▸ **Work instructions**
An exact copy of each record is required.
Data for processing below:
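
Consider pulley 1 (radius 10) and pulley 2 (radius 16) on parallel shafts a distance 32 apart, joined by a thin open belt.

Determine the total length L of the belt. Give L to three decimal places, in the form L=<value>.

open belt: β = asin((r2−r1)/C) = asin(6/32) = 10.8069°
wrap1 = π − 2β = 158.3862°
wrap2 = π + 2β = 201.6138°
tangent length = C·cosβ = 31.4325
L = r1·wrap1 + r2·wrap2 + 2·C·cosβ = 10·2.7644 + 16·3.5188 + 2·31.4325 = 146.8097

L=146.810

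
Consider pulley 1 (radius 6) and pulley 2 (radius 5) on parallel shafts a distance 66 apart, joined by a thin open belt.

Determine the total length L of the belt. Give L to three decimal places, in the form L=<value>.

L=166.573

open belt: β = asin((r2−r1)/C) = asin(-1/66) = -0.8682°
wrap1 = π − 2β = 181.7363°
wrap2 = π + 2β = 178.2637°
tangent length = C·cosβ = 65.9924
L = r1·wrap1 + r2·wrap2 + 2·C·cosβ = 6·3.1719 + 5·3.1113 + 2·65.9924 = 166.5727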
End of Data for processing.
▸ **Output of the exercise**
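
Consider pulley 1 (radius 10) and pulley 2 (radius 16) on parallel shafts a distance 32 apart, joined by a thin open belt.

Determine the total length L of the belt. Give L to three decimal places, in the form L=<value>.

open belt: β = asin((r2−r1)/C) = asin(6/32) = 10.8069°
wrap1 = π − 2β = 158.3862°
wrap2 = π + 2β = 201.6138°
tangent length = C·cosβ = 31.4325
L = r1·wrap1 + r2·wrap2 + 2·C·cosβ = 10·2.7644 + 16·3.5188 + 2·31.4325 = 146.8097

L=146.810

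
Consider pulley 1 (radius 6) and pulley 2 (radius 5) on parallel shafts a distance 66 apart, joined by a thin open belt.

Determine the total length L of the belt. Give L to three decimal places, in the form L=<value>.

L=166.573

open belt: β = asin((r2−r1)/C) = asin(-1/66) = -0.8682°
wrap1 = π − 2β = 181.7363°
wrap2 = π + 2β = 178.2637°
tangent length = C·cosβ = 65.9924
L = r1·wrap1 + r2·wrap2 + 2·C·cosβ = 6·3.1719 + 5·3.1113 + 2·65.9924 = 166.5727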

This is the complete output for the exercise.